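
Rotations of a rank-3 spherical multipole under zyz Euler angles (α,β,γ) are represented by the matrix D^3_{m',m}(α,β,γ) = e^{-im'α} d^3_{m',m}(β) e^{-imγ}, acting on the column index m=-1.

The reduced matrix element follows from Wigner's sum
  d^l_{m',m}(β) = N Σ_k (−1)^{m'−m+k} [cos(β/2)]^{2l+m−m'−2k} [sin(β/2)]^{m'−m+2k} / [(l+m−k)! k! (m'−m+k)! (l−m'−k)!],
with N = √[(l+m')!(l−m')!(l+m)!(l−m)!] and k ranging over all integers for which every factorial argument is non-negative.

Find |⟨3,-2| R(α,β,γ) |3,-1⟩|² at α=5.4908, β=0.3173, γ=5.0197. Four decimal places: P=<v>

D^3_{-2,-1}(5.4908,0.3173,5.0197) = e^{-i·-2·5.4908}·d^3_{-2,-1}(0.3173)·e^{-i·-1·5.0197}. Compute d first:
c=cos(0.3173/2)=0.987441, s=sin(0.3173/2)=0.157985; N=√[1·120·2·24]=75.894664
k: max(0,(-1)−(-2))=1 … min(3+(-1),3−(-2))=2
  k=1: (−1)^0·75.8947/(24)·0.9874^5·0.1580^1 = +0.469001
  k=2: (−1)^1·75.8947/(12)·0.9874^3·0.1580^3 = -0.024011
d^3_{-2,-1}(0.3173) = +0.469001 -0.024011 = +0.444989
|D^3_{-2,-1}|² = |d^3_{-2,-1}(β)|² = (+0.444989)² = 0.198016 (the z-rotation phases have unit modulus)

P=0.1980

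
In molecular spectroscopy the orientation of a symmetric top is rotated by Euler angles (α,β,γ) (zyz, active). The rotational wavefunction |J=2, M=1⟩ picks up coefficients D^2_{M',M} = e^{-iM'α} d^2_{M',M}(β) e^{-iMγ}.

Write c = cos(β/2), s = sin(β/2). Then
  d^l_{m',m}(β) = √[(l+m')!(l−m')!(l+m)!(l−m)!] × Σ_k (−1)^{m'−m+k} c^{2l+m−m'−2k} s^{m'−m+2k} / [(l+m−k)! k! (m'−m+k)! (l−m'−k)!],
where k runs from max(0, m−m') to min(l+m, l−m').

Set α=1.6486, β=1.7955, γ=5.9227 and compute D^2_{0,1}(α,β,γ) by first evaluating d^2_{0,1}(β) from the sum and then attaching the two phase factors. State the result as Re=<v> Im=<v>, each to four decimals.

Re=-0.2489 Im=-0.0938

Split into d^2_{0,1}(β=1.7955) × two z-phases.
c=cos(1.7955/2)=0.623371, s=sin(1.7955/2)=0.781926; N=√[2·2·6·1]=4.898979
k: max(0,(1)−(0))=1 … min(2+(1),2−(0))=2
  k=1: (−1)^0·4.8990/(2)·0.6234^3·0.7819^1 = +0.463960
  k=2: (−1)^1·4.8990/(2)·0.6234^1·0.7819^3 = -0.729995
d^2_{0,1}(1.7955) = +0.463960 -0.729995 = -0.266034
D = (+1.000000+0.000000i)·(-0.266034)·(+0.935726+0.352728i) = -0.248935-0.093838i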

WORK TO BE COMPLETED – Return each line in the records that holds the string "angles".

RESULT OF THE TASK –
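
Rotations of a rank-3 spherical multipole under zyz Euler angles (α,β,γ) are represented by the matrix D^3_{m',m}(α,β,γ) = e^{-im'α} d^3_{m',m}(β) e^{-imγ}, acting on the column index m=-1.
In molecular spectroscopy the orientation of a symmetric top is rotated by Euler angles (α,β,γ) (zyz, active). The rotational wavefunction |J=2, M=1⟩ picks up coefficients D^2_{M',M} = e^{-iM'α} d^2_{M',M}(β) e^{-iMγ}.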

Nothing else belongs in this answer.